(WORK ITEM): Everything from the line that holds "What heading, in" to the end of the entries below should be printed again, word for word, and nothing more.

== PROVIDED ENTRIES ==

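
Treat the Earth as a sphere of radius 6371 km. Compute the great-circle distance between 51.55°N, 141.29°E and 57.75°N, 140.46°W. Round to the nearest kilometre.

4795 km

Δλ = -140.46 − 141.29 = -281.75°; wrapped into (−180°, 180°]: 78.25°.
Δφ = 57.75 − 51.55 = 6.20°.
a = sin²(Δφ/2) + cos φ₁ · cos φ₂ · sin²(Δλ/2) = 0.135048.
c = 2·atan2(√a, √(1−a)) = 0.75261 rad → d = 6371·c ≈ 4794.90 km.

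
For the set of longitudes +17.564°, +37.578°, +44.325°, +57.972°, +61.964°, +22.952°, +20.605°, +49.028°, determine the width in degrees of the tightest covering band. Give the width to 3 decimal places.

Sort the longitudes: +17.564°, +20.605°, +22.952°, +37.578°, +44.325°, +49.028°, +57.972°, +61.964°.
Eastward gaps between consecutive values (wrapping around): 3.041°, 2.347°, 14.626°, 6.747°, 4.703°, 8.944°, 3.992°, 315.600°.
Largest gap = 315.600° ⇒ minimal covering band is its complement: 360° − 315.600° = 44.400°.
Band runs from +17.564° eastward to +61.964°.

44.400°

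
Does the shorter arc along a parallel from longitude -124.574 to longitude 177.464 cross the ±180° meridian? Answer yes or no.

Naïve |177.464 − -124.574| = 302.038° > 180°, so the shorter arc goes the other way round — across 180°.
Signed shortest Δλ = ((177.464 − -124.574 + 180) mod 360) − 180 = -57.962°.
Going west by 57.962° from -124.574° passes through 180° before reaching +177.464°.

Yes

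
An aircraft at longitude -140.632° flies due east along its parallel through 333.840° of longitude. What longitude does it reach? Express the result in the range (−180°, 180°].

-166.792°

Start at -140.632°; shift +333.840° → +193.208°.
+193.208° lies outside (−180°, 180°]; subtract 360° → -166.792°.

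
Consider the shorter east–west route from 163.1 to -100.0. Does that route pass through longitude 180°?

Naïve |-100.0 − 163.1| = 263.1° > 180°, so the shorter arc goes the other way round — across 180°.
Signed shortest Δλ = ((-100.0 − 163.1 + 180) mod 360) − 180 = 96.9°.
Going east by 96.9° from +163.1° passes through 180° before reaching -100.0°.

Yes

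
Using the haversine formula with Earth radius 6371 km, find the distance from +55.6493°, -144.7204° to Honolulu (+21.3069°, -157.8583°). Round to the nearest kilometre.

Δλ = -157.8583 − -144.7204 = -13.1379°.
Δφ = 21.3069 − 55.6493 = -34.3424°.
a = sin²(Δφ/2) + cos φ₁ · cos φ₂ · sin²(Δλ/2) = 0.094039.
c = 2·atan2(√a, √(1−a)) = 0.62336 rad → d = 6371·c ≈ 3971.43 km.

3971 km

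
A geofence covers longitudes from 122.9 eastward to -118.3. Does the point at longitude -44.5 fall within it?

No

Band width going east from +122.9° to -118.3°: ((-118.3 − 122.9) mod 360) = 118.8°.
Offset of -44.5° east of the west edge: ((-44.5 − 122.9) mod 360) = 192.6°.
192.6° > 118.8° ⇒ outside.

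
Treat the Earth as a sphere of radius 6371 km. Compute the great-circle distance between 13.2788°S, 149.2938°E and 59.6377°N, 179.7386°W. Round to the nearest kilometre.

Δλ = -179.7386 − 149.2938 = -329.0324°; wrapped into (−180°, 180°]: 30.9676°.
Δφ = 59.6377 − -13.2788 = 72.9165°.
a = sin²(Δφ/2) + cos φ₁ · cos φ₂ · sin²(Δλ/2) = 0.388179.
c = 2·atan2(√a, √(1−a)) = 1.34525 rad → d = 6371·c ≈ 8570.57 km.

8571 km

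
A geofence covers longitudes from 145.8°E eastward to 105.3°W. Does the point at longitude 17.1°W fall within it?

No

Band width going east from +145.8° to -105.3°: ((-105.3 − 145.8) mod 360) = 108.9°.
Offset of -17.1° east of the west edge: ((-17.1 − 145.8) mod 360) = 197.1°.
197.1° > 108.9° ⇒ outside.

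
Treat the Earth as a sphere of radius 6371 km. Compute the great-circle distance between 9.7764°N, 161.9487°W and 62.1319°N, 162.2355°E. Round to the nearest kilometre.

6496 km

Δλ = 162.2355 − -161.9487 = 324.1842°; wrapped into (−180°, 180°]: -35.8158°.
Δφ = 62.1319 − 9.7764 = 52.3555°.
a = sin²(Δφ/2) + cos φ₁ · cos φ₂ · sin²(Δλ/2) = 0.238174.
c = 2·atan2(√a, √(1−a)) = 1.01966 rad → d = 6371·c ≈ 6496.28 km.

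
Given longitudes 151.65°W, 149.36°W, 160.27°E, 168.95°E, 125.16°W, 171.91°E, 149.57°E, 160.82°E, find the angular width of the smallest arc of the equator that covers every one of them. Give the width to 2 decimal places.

85.27°

Sort the longitudes: -151.65°, -149.36°, -125.16°, +149.57°, +160.27°, +160.82°, +168.95°, +171.91°.
Eastward gaps between consecutive values (wrapping around): 2.29°, 24.20°, 274.73°, 10.70°, 0.55°, 8.13°, 2.96°, 36.44°.
Largest gap = 274.73° ⇒ minimal covering band is its complement: 360° − 274.73° = 85.27°.
Band runs from +149.57° eastward to -125.16°, crossing the antimeridian.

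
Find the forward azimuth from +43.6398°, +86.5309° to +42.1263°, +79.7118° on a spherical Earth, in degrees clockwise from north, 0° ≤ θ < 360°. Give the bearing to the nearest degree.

Δλ = 79.7118 − 86.5309 = -6.8191°.
θ = atan2( sin Δλ · cos φ₂ , cos φ₁ · sin φ₂ − sin φ₁ · cos φ₂ · cos Δλ )
  = atan2(-0.08806, -0.02279) = -104.511° → normalised to [0°, 360°): 255.489°.

255°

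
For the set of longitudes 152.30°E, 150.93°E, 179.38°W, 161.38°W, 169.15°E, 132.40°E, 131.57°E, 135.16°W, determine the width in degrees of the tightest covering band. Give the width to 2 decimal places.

93.27°

Sort the longitudes: -179.38°, -161.38°, -135.16°, +131.57°, +132.40°, +150.93°, +152.30°, +169.15°.
Eastward gaps between consecutive values (wrapping around): 18.00°, 26.22°, 266.73°, 0.83°, 18.53°, 1.37°, 16.85°, 11.47°.
Largest gap = 266.73° ⇒ minimal covering band is its complement: 360° − 266.73° = 93.27°.
Band runs from +131.57° eastward to -135.16°, crossing the antimeridian.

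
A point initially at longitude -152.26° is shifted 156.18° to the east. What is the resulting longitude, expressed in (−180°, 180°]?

Start at -152.26°; shift +156.18° → +3.92°.
+3.92° already lies in (−180°, 180°].

+3.92°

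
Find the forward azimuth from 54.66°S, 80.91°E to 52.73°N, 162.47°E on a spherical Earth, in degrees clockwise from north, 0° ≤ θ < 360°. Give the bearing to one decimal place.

Δλ = 162.47 − 80.91 = 81.56°.
θ = atan2( sin Δλ · cos φ₂ , cos φ₁ · sin φ₂ − sin φ₁ · cos φ₂ · cos Δλ )
  = atan2(0.59901, 0.53281) = 48.348° → normalised to [0°, 360°): 48.348°.

48.3°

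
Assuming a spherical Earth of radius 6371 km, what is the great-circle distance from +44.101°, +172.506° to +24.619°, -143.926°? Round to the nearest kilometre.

4479 km

Δλ = -143.926 − 172.506 = -316.432°; wrapped into (−180°, 180°]: 43.568°.
Δφ = 24.619 − 44.101 = -19.482°.
a = sin²(Δφ/2) + cos φ₁ · cos φ₂ · sin²(Δλ/2) = 0.118536.
c = 2·atan2(√a, √(1−a)) = 0.70297 rad → d = 6371·c ≈ 4478.61 km.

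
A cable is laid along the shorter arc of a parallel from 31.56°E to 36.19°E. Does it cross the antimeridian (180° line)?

Signed shortest Δλ = ((36.19 − 31.56 + 180) mod 360) − 180 = 4.63°.
Going east by 4.63° from +31.56° reaches +36.19° without touching 180°.

No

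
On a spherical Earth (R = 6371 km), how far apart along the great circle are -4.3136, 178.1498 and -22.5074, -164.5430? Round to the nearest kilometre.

Δλ = -164.5430 − 178.1498 = -342.6928°; wrapped into (−180°, 180°]: 17.3072°.
Δφ = -22.5074 − -4.3136 = -18.1938°.
a = sin²(Δφ/2) + cos φ₁ · cos φ₂ · sin²(Δλ/2) = 0.045852.
c = 2·atan2(√a, √(1−a)) = 0.43160 rad → d = 6371·c ≈ 2749.74 km.

2750 km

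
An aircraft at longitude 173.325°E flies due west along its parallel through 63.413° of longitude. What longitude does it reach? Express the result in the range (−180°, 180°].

109.912°E

Start at +173.325°; shift −63.413° → +109.912°.
+109.912° already lies in (−180°, 180°].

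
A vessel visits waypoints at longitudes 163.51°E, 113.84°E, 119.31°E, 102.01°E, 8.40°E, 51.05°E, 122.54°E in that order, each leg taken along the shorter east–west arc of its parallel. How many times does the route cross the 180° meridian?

0

Leg 1: +163.51° → +113.84°, shortest Δλ = -49.67° (west) — does not cross 180°.
Leg 2: +113.84° → +119.31°, shortest Δλ = 5.47° (east) — does not cross 180°.
Leg 3: +119.31° → +102.01°, shortest Δλ = -17.3° (west) — does not cross 180°.
Leg 4: +102.01° → +8.40°, shortest Δλ = -93.61° (west) — does not cross 180°.
Leg 5: +8.40° → +51.05°, shortest Δλ = 42.65° (east) — does not cross 180°.
Leg 6: +51.05° → +122.54°, shortest Δλ = 71.49° (east) — does not cross 180°.
Total crossings: 0.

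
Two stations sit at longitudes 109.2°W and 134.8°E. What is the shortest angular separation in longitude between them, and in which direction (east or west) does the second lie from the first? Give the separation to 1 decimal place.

116.0° west

Raw difference: 134.8 − -109.2 = 244.0°.
Normalise into (−180°, 180°]: 244.0° − 360° = -116.0°.
Negative ⇒ the second point lies to the west; separation 116.0°.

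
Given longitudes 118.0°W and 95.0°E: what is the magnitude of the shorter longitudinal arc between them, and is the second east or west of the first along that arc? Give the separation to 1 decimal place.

Raw difference: 95.0 − -118.0 = 213.0°.
Normalise into (−180°, 180°]: 213.0° − 360° = -147.0°.
Negative ⇒ the second point lies to the west; separation 147.0°.

147.0° west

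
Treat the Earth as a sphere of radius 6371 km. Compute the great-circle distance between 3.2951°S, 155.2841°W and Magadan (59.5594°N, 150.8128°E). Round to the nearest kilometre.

8408 km

Δλ = 150.8128 − -155.2841 = 306.0969°; wrapped into (−180°, 180°]: -53.9031°.
Δφ = 59.5594 − -3.2951 = 62.8545°.
a = sin²(Δφ/2) + cos φ₁ · cos φ₂ · sin²(Δλ/2) = 0.375779.
c = 2·atan2(√a, √(1−a)) = 1.31972 rad → d = 6371·c ≈ 8407.97 km.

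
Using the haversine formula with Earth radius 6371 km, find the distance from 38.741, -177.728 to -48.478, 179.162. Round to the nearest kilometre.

Δλ = 179.162 − -177.728 = 356.890°; wrapped into (−180°, 180°]: -3.110°.
Δφ = -48.478 − 38.741 = -87.219°.
a = sin²(Δφ/2) + cos φ₁ · cos φ₂ · sin²(Δλ/2) = 0.476121.
c = 2·atan2(√a, √(1−a)) = 1.52302 rad → d = 6371·c ≈ 9703.17 km.

9703 km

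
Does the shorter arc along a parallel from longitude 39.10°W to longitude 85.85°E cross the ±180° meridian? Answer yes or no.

No

Signed shortest Δλ = ((85.85 − -39.10 + 180) mod 360) − 180 = 124.95°.
Going east by 124.95° from -39.10° reaches +85.85° without touching 180°.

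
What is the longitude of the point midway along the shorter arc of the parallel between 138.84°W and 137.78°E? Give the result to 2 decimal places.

179.47°E

Signed shortest Δλ from -138.84° to +137.78° is -83.38°.
Midpoint longitude = -138.84° + (-83.38°)/2 = -138.84° − 41.69° = -180.53°.
Normalise into (−180°, 180°]: +179.47°.
(The naïve average (-138.84 + +137.78)/2 = -0.53° is on the wrong side of the globe.)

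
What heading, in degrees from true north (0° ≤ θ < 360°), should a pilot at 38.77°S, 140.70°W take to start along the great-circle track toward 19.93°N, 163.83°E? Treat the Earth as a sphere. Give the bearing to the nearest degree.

308°

Δλ = 163.83 − -140.70 = 304.53°; wrapped into (−180°, 180°]: -55.47°.
θ = atan2( sin Δλ · cos φ₂ , cos φ₁ · sin φ₂ − sin φ₁ · cos φ₂ · cos Δλ )
  = atan2(-0.77449, 0.59946) = -52.260° → normalised to [0°, 360°): 307.740°.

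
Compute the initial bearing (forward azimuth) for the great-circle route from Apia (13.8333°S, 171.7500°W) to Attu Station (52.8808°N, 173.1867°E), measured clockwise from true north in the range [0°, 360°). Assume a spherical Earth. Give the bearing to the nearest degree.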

===

(PROBLEM SOLUTION):
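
What heading, in degrees from true north (0° ≤ θ < 360°), should a pilot at 38.77°S, 140.70°W take to start along the great-circle track toward 19.93°N, 163.83°E? Treat the Earth as a sphere. Give the bearing to the nearest degree.

308°

Δλ = 163.83 − -140.70 = 304.53°; wrapped into (−180°, 180°]: -55.47°.
θ = atan2( sin Δλ · cos φ₂ , cos φ₁ · sin φ₂ − sin φ₁ · cos φ₂ · cos Δλ )
  = atan2(-0.77449, 0.59946) = -52.260° → normalised to [0°, 360°): 307.740°.

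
Compute the initial bearing (forward azimuth) for the great-circle route from Apia (13.8333°S, 171.7500°W) to Attu Station (52.8808°N, 173.1867°E), measured clockwise from true north in the range [0°, 360°). Assume a spherical Earth. Give the bearing to the nearest degree.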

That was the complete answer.